▶ _DATASET RECORDS_:
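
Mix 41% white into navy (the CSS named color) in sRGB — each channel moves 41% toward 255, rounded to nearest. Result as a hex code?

#6969b4

CSS navy is rgb(0, 0, 128).
Lerp each channel 41% toward 255:
  R: 0 + 104.55 = 104.55 → 105
  G: 0 + 104.55 = 104.55 → 105
  B: 128 + 52.07 = 180.07 → 180
rgb(105, 105, 180) = #6969b4.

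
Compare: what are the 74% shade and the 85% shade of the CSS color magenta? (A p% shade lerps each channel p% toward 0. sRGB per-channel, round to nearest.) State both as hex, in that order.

#420042, #260026

CSS magenta is rgb(255, 0, 255).
74% shade:
  R: 255 + 0.74×(0−255) = 255 − 188.7 = 66.3 → 66
  G: 0 + 0.74×(0−0) = 0 + 0 = 0 → 0
  B: 255 + 0.74×(0−255) = 255 − 188.7 = 66.3 → 66
  → #420042
85% shade:
  R: 255 + 0.85×(0−255) = 255 − 216.75 = 38.25 → 38
  G: 0 + 0.85×(0−0) = 0 + 0 = 0 → 0
  B: 255 + 0.85×(0−255) = 255 − 216.75 = 38.25 → 38
  → #260026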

▶ _WHAT YOU HAVE TO DO_: The whole listing is needed again, word for word.

▶ _REPLY_:
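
Mix 41% white into navy (the CSS named color) in sRGB — each channel moves 41% toward 255, rounded to nearest. Result as a hex code?

#6969b4

CSS navy is rgb(0, 0, 128).
Lerp each channel 41% toward 255:
  R: 0 + 104.55 = 104.55 → 105
  G: 0 + 104.55 = 104.55 → 105
  B: 128 + 52.07 = 180.07 → 180
rgb(105, 105, 180) = #6969b4.

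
Compare: what are the 74% shade and the 85% shade of the CSS color magenta? (A p% shade lerps each channel p% toward 0. sRGB per-channel, round to nearest.) State both as hex, in that order.

#420042, #260026

CSS magenta is rgb(255, 0, 255).
74% shade:
  R: 255 + 0.74×(0−255) = 255 − 188.7 = 66.3 → 66
  G: 0 + 0.74×(0−0) = 0 + 0 = 0 → 0
  B: 255 + 0.74×(0−255) = 255 − 188.7 = 66.3 → 66
  → #420042
85% shade:
  R: 255 + 0.85×(0−255) = 255 − 216.75 = 38.25 → 38
  G: 0 + 0.85×(0−0) = 0 + 0 = 0 → 0
  B: 255 + 0.85×(0−255) = 255 − 216.75 = 38.25 → 38
  → #260026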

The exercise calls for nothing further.